Collected data
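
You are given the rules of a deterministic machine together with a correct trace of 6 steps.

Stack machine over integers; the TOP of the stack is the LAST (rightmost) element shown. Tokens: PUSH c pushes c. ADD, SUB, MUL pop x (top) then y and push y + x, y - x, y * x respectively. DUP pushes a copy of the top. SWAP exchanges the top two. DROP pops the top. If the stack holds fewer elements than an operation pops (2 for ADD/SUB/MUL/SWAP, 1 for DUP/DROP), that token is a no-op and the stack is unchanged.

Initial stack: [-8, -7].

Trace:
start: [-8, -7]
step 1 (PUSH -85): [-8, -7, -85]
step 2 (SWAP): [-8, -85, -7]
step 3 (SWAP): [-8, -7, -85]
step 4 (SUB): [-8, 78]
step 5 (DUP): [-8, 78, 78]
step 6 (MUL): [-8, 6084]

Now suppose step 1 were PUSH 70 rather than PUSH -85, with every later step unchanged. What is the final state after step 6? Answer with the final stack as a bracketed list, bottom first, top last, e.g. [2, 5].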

_WHAT TO WORK ON_
The lines wanted are those from the one with "step 6 (MUL): [-8, 6084]" through the last line of the records, repeated exactly and with both ends included.

_WRITTEN ANSWER_
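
step 6 (MUL): [-8, 6084]

Now suppose step 1 were PUSH 70 rather than PUSH -85, with every later step unchanged. What is the final state after step 6? Answer with the final stack as a bracketed list, bottom first, top last, e.g. [2, 5].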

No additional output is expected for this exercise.